STORED DATA —
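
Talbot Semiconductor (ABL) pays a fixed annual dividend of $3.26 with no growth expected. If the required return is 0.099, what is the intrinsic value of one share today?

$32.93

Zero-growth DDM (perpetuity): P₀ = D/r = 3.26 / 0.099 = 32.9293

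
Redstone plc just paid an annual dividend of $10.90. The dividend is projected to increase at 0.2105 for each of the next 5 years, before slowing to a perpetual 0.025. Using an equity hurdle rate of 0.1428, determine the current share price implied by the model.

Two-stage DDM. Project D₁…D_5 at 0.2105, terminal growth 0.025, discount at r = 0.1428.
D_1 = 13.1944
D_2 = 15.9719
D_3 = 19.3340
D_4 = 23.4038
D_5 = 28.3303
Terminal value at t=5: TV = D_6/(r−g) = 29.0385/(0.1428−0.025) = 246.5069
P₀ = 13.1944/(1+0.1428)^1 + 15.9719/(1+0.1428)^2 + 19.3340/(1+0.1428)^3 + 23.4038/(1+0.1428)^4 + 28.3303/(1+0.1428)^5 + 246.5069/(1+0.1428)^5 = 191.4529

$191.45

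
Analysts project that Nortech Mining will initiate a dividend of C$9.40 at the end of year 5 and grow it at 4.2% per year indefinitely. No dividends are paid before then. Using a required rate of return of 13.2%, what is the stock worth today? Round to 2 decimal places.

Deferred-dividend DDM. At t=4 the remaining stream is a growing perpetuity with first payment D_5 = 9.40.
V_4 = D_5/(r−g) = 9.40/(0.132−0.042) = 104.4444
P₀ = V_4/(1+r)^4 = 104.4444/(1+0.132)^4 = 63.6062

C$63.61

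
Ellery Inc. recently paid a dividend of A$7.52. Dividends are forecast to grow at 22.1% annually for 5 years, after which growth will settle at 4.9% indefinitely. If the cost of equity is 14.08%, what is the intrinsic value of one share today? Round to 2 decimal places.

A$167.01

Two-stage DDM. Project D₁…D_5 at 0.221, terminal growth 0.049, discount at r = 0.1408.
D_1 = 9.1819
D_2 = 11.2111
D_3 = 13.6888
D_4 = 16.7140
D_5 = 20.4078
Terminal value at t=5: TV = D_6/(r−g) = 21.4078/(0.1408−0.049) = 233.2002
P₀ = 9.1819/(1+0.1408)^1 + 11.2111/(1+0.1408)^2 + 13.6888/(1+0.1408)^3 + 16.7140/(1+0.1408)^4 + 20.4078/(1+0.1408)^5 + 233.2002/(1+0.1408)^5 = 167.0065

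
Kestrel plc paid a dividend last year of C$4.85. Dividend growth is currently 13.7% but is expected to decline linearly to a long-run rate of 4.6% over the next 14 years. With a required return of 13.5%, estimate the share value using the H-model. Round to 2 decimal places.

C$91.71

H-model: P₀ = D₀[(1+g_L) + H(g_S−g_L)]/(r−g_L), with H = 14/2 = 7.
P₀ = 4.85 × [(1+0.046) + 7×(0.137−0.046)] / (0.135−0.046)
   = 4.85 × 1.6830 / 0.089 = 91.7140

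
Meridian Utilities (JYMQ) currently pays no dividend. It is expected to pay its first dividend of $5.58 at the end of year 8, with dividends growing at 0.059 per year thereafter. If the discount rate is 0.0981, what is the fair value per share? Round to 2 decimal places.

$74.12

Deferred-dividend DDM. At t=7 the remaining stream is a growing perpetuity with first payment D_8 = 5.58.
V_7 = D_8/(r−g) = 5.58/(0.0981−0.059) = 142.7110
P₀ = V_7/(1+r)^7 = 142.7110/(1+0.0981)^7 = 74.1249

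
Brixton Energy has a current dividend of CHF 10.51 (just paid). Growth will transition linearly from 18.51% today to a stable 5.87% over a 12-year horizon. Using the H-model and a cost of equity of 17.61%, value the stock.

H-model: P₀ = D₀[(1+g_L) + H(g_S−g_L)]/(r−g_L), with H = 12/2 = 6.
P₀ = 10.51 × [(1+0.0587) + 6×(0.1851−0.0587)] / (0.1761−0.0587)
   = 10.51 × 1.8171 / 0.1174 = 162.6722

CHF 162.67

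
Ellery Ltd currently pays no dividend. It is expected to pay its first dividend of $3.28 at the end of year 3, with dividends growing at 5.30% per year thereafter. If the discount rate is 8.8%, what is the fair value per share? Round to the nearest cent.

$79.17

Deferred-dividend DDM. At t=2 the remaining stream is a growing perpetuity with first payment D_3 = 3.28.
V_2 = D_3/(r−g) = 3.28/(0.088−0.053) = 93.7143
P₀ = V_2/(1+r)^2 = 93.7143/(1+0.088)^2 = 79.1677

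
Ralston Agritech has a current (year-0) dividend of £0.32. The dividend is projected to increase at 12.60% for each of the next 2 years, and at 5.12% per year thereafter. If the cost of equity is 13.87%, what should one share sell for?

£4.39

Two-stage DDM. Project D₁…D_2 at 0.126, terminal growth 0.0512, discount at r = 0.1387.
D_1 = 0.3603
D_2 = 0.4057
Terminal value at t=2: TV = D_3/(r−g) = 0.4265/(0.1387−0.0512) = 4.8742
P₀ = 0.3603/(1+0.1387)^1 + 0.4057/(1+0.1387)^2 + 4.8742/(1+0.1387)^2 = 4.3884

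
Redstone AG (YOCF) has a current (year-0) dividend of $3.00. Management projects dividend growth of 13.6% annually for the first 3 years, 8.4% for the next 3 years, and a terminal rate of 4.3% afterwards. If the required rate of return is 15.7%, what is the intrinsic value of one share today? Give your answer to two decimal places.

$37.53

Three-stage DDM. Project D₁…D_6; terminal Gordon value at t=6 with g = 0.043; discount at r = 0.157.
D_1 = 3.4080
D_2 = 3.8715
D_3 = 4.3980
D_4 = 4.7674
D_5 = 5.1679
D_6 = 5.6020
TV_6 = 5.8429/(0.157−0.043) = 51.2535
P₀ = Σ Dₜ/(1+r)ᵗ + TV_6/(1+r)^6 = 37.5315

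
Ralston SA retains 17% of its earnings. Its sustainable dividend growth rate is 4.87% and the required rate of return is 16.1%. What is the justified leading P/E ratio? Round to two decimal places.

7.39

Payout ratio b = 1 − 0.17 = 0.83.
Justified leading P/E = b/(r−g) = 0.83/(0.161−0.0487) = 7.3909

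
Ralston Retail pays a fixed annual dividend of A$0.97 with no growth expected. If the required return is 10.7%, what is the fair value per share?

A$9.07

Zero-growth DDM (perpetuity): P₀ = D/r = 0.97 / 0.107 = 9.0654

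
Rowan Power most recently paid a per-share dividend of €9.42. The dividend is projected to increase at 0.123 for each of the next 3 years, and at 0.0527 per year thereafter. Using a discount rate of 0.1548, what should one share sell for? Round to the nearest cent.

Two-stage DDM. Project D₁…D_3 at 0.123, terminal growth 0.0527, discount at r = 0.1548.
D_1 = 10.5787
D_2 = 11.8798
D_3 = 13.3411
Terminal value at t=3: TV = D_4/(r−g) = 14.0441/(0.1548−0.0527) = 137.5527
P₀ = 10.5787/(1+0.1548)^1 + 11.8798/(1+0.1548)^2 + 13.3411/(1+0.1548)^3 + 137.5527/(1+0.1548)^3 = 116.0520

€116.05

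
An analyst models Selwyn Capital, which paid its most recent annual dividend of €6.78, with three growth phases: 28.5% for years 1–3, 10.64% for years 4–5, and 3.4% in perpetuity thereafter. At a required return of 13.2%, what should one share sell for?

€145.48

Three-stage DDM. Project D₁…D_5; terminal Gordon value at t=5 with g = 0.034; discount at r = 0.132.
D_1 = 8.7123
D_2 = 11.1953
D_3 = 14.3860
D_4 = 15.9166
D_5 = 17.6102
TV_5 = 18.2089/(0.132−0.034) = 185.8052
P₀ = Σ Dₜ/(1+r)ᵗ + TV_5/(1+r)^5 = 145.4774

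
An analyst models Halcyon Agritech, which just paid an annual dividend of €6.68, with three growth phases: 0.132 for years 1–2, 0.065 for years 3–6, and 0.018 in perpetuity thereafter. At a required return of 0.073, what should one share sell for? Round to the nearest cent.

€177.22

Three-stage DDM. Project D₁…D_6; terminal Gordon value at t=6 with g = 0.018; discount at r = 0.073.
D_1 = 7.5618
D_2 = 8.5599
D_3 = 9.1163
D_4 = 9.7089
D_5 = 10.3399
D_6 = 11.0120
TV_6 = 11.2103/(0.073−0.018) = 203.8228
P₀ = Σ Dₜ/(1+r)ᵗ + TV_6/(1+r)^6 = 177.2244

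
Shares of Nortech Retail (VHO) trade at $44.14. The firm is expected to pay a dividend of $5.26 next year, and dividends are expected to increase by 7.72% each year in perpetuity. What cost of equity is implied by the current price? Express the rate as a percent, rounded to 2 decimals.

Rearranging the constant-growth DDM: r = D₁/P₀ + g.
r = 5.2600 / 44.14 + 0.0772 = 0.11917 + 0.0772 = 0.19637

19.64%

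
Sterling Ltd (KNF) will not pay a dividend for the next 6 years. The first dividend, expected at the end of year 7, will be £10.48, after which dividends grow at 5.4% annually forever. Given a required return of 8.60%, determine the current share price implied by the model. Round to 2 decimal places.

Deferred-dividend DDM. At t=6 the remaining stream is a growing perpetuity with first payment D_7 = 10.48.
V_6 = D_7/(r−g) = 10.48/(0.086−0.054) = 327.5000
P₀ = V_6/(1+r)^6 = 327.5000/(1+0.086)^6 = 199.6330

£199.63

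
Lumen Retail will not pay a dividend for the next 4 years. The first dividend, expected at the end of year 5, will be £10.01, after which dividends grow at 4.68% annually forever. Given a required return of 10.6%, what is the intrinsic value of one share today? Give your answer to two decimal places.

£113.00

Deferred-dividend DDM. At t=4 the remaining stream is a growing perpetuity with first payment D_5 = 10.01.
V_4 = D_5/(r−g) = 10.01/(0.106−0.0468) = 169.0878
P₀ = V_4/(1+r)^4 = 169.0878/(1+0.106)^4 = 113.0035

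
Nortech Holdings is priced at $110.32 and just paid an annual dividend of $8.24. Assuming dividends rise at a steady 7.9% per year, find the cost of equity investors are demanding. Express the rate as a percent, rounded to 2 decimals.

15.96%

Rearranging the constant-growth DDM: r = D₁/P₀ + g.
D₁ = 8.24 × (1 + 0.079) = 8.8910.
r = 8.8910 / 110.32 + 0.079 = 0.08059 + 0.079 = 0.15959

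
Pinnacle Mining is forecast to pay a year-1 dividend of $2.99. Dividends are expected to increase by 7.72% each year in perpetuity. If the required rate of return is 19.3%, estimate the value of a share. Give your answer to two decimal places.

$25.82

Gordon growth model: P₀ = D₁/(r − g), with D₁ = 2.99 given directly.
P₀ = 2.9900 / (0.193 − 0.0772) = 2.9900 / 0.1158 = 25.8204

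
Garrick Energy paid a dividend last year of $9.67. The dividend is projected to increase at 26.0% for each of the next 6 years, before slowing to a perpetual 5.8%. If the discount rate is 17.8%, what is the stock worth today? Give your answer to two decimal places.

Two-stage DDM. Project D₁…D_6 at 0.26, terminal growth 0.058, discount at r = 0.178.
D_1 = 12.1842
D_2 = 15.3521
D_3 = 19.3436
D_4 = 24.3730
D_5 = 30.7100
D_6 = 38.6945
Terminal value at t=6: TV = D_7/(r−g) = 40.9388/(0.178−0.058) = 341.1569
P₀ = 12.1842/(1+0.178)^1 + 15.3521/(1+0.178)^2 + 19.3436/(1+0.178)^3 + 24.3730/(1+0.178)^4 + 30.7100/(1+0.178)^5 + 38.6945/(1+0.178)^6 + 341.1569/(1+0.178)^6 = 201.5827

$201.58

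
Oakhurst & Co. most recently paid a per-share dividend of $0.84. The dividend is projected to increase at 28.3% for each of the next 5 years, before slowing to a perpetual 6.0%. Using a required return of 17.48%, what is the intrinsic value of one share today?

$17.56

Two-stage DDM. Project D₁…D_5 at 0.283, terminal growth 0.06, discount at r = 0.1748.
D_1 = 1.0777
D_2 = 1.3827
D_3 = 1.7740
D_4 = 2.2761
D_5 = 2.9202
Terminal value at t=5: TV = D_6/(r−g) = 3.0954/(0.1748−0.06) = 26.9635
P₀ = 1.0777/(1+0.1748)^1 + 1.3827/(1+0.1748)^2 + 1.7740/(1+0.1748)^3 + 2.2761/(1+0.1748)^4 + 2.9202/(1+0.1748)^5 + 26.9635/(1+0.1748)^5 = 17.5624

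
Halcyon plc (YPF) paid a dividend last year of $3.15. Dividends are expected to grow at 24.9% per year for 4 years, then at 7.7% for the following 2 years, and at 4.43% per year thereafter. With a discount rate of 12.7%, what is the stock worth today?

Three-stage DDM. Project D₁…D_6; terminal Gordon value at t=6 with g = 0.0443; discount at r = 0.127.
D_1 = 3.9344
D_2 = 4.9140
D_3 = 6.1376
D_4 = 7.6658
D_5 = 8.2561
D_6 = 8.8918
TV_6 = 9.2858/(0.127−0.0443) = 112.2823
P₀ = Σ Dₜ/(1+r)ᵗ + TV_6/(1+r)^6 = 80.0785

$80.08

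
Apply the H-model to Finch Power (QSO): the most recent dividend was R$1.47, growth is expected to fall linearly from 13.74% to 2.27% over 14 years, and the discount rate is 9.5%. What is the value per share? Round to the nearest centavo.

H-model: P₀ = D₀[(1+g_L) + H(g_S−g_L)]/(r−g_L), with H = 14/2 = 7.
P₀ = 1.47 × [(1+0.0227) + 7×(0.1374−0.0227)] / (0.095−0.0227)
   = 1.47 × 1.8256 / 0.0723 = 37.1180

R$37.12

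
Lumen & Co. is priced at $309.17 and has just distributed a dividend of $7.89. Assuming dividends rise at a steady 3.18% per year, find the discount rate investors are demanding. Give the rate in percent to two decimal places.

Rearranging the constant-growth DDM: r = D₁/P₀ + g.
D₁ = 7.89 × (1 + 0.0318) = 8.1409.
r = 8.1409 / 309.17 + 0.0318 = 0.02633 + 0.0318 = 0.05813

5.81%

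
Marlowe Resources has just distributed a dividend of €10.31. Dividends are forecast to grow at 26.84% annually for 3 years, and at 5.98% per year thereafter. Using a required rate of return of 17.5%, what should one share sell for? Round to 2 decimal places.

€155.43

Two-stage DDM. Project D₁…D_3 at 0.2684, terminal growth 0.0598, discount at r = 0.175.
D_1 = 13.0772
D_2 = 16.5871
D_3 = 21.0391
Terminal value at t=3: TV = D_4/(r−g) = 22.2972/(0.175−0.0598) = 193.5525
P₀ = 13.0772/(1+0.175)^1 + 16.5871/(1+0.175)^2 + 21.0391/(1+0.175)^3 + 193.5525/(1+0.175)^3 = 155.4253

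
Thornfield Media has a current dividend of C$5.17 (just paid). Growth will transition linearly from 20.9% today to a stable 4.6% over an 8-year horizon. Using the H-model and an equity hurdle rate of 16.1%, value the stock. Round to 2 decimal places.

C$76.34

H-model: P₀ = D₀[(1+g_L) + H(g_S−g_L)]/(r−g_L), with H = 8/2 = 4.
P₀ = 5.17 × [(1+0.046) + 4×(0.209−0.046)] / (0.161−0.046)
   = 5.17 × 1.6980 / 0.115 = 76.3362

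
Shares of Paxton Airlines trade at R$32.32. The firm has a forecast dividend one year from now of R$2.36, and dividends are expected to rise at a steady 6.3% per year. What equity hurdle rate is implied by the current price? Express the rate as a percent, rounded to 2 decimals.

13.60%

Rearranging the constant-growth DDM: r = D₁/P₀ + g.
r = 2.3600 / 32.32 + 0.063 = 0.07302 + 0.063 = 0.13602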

REQUIRED ACTION — Starting with the line that contains "Thornfield Media has", restate every line through the end of the records above, exactly and with no other lines.

ANSWER BOX —
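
Thornfield Media has a current dividend of C$5.17 (just paid). Growth will transition linearly from 20.9% today to a stable 4.6% over an 8-year horizon. Using the H-model and an equity hurdle rate of 16.1%, value the stock. Round to 2 decimal places.

C$76.34

H-model: P₀ = D₀[(1+g_L) + H(g_S−g_L)]/(r−g_L), with H = 8/2 = 4.
P₀ = 5.17 × [(1+0.046) + 4×(0.209−0.046)] / (0.161−0.046)
   = 5.17 × 1.6980 / 0.115 = 76.3362

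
Shares of Paxton Airlines trade at R$32.32. The firm has a forecast dividend one year from now of R$2.36, and dividends are expected to rise at a steady 6.3% per year. What equity hurdle rate is implied by the current price? Express the rate as a percent, rounded to 2 decimals.

13.60%

Rearranging the constant-growth DDM: r = D₁/P₀ + g.
r = 2.3600 / 32.32 + 0.063 = 0.07302 + 0.063 = 0.13602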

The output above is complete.